WHAT YOU WILL DO → For the material below, return exactly the lines starting at the line containing "3 0; 0 0 5]" and ending at the line containing "step 1: z = [-2, 1]", both ends included, and no others.

THE DATA →
--
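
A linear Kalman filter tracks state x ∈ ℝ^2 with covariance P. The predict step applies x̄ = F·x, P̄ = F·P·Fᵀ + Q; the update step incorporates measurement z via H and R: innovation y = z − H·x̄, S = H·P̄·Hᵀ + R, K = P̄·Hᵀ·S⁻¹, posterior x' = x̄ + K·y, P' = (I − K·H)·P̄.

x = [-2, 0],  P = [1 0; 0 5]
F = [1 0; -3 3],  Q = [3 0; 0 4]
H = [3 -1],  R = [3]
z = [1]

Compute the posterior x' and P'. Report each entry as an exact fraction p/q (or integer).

x̄ = F·x = [-2, 6]
P̄ = F·P·Fᵀ + Q = [4 -3; -3 58]
y = z − H·x̄ = [13]
S = H·P̄·Hᵀ + R = [115]
K = P̄·Hᵀ·S⁻¹ = [3/23; -67/115]
x' = x̄ + K·y = [-7/23, -181/115]
P' = (I − K·H)·P̄ = [47/23 132/23; 132/23 2181/115]

x' = [-7/23, -181/115]
P' = [47/23 132/23; 132/23 2181/115]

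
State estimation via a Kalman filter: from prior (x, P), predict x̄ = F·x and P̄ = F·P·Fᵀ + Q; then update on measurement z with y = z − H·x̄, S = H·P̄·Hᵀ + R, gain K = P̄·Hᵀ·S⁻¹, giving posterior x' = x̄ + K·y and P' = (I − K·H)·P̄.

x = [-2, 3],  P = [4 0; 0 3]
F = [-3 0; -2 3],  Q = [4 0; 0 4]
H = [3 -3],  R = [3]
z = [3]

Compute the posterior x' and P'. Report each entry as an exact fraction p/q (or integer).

x' = [546/59, 491/59]
P' = [1976/59 1968/59; 1968/59 3959/118]

x̄ = F·x = [6, 13]
P̄ = F·P·Fᵀ + Q = [40 24; 24 47]
y = z − H·x̄ = [24]
S = H·P̄·Hᵀ + R = [354]
K = P̄·Hᵀ·S⁻¹ = [8/59; -23/118]
x' = x̄ + K·y = [546/59, 491/59]
P' = (I − K·H)·P̄ = [1976/59 1968/59; 1968/59 3959/118]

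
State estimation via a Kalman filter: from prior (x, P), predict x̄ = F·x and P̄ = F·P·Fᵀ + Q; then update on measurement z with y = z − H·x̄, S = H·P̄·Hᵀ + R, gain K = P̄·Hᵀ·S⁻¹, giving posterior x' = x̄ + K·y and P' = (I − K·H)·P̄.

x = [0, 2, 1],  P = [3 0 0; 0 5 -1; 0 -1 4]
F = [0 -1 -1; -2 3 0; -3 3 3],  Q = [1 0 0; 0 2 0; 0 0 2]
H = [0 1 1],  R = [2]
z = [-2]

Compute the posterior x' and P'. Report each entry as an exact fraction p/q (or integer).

x̄ = F·x = [-3, 6, 9]
P̄ = F·P·Fᵀ + Q = [8 -12 -21; -12 59 54; -21 54 92]
y = z − H·x̄ = [-17]
S = H·P̄·Hᵀ + R = [261]
K = P̄·Hᵀ·S⁻¹ = [-11/87; 113/261; 146/261]
x' = x̄ + K·y = [-74/87, -355/261, -133/261]
P' = (I − K·H)·P̄ = [111/29 199/87 -221/87; 199/87 2630/261 -2404/261; -221/87 -2404/261 2696/261]

x' = [-74/87, -355/261, -133/261]
P' = [111/29 199/87 -221/87; 199/87 2630/261 -2404/261; -221/87 -2404/261 2696/261]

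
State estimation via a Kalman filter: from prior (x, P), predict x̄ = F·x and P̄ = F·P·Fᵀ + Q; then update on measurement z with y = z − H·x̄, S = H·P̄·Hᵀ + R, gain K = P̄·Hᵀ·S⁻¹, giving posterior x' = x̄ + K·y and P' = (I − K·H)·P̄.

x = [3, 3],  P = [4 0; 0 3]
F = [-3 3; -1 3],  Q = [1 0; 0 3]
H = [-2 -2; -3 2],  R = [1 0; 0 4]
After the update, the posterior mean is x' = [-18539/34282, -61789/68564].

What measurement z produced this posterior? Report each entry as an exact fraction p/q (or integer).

z = [3, -1]

x̄ = F·x = [0, 6]
P̄ = F·P·Fᵀ + Q = [64 39; 39 34]
S = H·P̄·Hᵀ + R = [705 326; 326 248]
K = P̄·Hᵀ·S⁻¹ = [-3481/17141 -6607/34282; -10117/34282 13051/68564]
x' − x̄ = [-18539/34282, -473173/68564] = K·y
y = (KᵀK)⁻¹·Kᵀ·(x' − x̄) = [15, -13]
z = y + H·x̄ = [15, -13] + [-12, 12] = [3, -1]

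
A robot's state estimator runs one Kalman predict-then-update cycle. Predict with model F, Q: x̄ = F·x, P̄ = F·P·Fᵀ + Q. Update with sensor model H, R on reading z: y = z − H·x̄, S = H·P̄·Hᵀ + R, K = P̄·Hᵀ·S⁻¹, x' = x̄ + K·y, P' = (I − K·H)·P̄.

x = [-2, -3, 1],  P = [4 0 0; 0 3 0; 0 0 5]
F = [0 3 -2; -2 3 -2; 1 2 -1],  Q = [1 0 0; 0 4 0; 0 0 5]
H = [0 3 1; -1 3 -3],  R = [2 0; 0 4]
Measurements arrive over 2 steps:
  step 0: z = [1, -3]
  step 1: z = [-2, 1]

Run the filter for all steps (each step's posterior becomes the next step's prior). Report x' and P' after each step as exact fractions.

step 0: x' = [-44818/255969, -242/12189, 13885/15057], P' = [1090778/255969 5422/12189 -12092/15057; 5422/12189 800/4063 -34/717; -12092/15057 -34/717 7618/15057]
step 1: x' = [-10437645399/7137433573, -4005972284/7137433573, -3047232802/7137433573], P' = [18967577350/7137433573 1793112176/7137433573 -3591695166/7137433573; 1793112176/7137433573 1238105492/7137433573 -83258796/7137433573; -3591695166/7137433573 -83258796/7137433573 3204287670/7137433573]

step 0: x̄ = F·x = [-11, -7, -9]
step 0: P̄ = F·P·Fᵀ + Q = [48 47 28; 47 67 20; 28 20 26]
step 0: y = z − H·x̄ = [31, -20]
step 0: S = H·P̄·Hᵀ + R = [751 236; 236 415]
step 0: K = P̄·Hᵀ·S⁻¹ = [68011/255969 -33125/255969; 3311/12189 878/12189; 2738/15057 -3226/15057]
step 0: x' = x̄ + K·y = [-44818/255969, -242/12189, 13885/15057]
step 0: P' = (I − K·H)·P̄ = [1090778/255969 5422/12189 -12092/15057; 5422/12189 800/4063 -34/717; -12092/15057 -34/717 7618/15057]
step 1: x̄ = F·x = [-487336/255969, -397700/255969, -97009/85323]
step 1: P̄ = F·P·Fᵀ + Q = [1373249/255969 -388148/255969 466364/85323; -388148/255969 3493412/255969 -549680/85323; 466364/85323 -549680/85323 401873/28441]
step 1: y = z − H·x̄ = [108021/28441, 88652/255969]
step 1: S = H·P̄·Hᵀ + R = [2852807/28441 3361081/28441; 3361081/28441 106795706/255969]
step 1: K = P̄·Hᵀ·S⁻¹ = [893820681/7137433573 -703288831/7137433573; 1815528840/7137433573 542745172/7137433573; 1477255641/7137433573 -1567736058/7137433573]
step 1: x' = x̄ + K·y = [-10437645399/7137433573, -4005972284/7137433573, -3047232802/7137433573]
step 1: P' = (I − K·H)·P̄ = [18967577350/7137433573 1793112176/7137433573 -3591695166/7137433573; 1793112176/7137433573 1238105492/7137433573 -83258796/7137433573; -3591695166/7137433573 -83258796/7137433573 3204287670/7137433573]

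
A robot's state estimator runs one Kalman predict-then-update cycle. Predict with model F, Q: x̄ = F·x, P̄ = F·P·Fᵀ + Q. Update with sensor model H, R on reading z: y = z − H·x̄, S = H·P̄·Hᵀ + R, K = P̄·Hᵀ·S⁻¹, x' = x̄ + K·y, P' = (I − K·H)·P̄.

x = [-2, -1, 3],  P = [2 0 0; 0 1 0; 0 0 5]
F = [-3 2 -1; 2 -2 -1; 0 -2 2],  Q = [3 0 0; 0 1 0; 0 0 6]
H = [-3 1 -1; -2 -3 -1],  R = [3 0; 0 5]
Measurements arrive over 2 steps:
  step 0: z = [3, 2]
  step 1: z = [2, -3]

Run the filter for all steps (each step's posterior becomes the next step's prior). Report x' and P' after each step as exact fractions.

step 0: x' = [-18686/4881, -3856/4881, 38438/4881], P' = [6369/1627 1556/1627 -16196/1627; 1556/1627 2327/3254 -4375/1627; -16196/1627 -4375/1627 44112/1627]
step 1: x' = [137570896/178612575, 243176941/178612575, -19148360/7144503], P' = [223563892/59537525 63853732/59537525 -23208488/2381501; 63853732/59537525 47190547/59537525 -7319204/2381501; -23208488/2381501 -7319204/2381501 64580728/2381501]

step 0: x̄ = F·x = [1, -5, 8]
step 0: P̄ = F·P·Fᵀ + Q = [30 -11 -14; -11 18 -6; -14 -6 30]
step 0: y = z − H·x̄ = [19, -3]
step 0: S = H·P̄·Hᵀ + R = [315 -3; -3 93]
step 0: K = P̄·Hᵀ·S⁻¹ = [-1355/4881 -242/1627; 1741/9762 -891/3254; 101/4881 281/1627]
step 0: x' = x̄ + K·y = [-18686/4881, -3856/4881, 38438/4881]
step 0: P' = (I − K·H)·P̄ = [6369/1627 1556/1627 -16196/1627; 1556/1627 2327/3254 -4375/1627; -16196/1627 -4375/1627 44112/1627]
step 1: x̄ = F·x = [9908/4881, -68098/4881, 28196/1627]
step 1: P̄ = F·P·Fᵀ + Q = [12620/1627 608/1627 -12616/1627; 608/1627 110705/1627 -145828/1627; -12616/1627 -145828/1627 225864/1627]
step 1: y = z − H·x̄ = [192172/4881, -114533/4881]
step 1: S = H·P̄·Hᵀ + R = [667342/1627 -381011/1627; -381011/1627 362688/1627]
step 1: K = P̄·Hᵀ·S⁻¹ = [-8875248/59537525 -11695356/59537525; 12869817/59537525 -17259801/59537525; -758156/2381501 758772/2381501]
step 1: x' = x̄ + K·y = [137570896/178612575, 243176941/178612575, -19148360/7144503]
step 1: P' = (I − K·H)·P̄ = [223563892/59537525 63853732/59537525 -23208488/2381501; 63853732/59537525 47190547/59537525 -7319204/2381501; -23208488/2381501 -7319204/2381501 64580728/2381501]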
--
ANSWER BELOW →
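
x = [-2, -3, 1],  P = [4 0 0; 0 3 0; 0 0 5]
F = [0 3 -2; -2 3 -2; 1 2 -1],  Q = [1 0 0; 0 4 0; 0 0 5]
H = [0 3 1; -1 3 -3],  R = [2 0; 0 4]
Measurements arrive over 2 steps:
  step 0: z = [1, -3]
  step 1: z = [-2, 1]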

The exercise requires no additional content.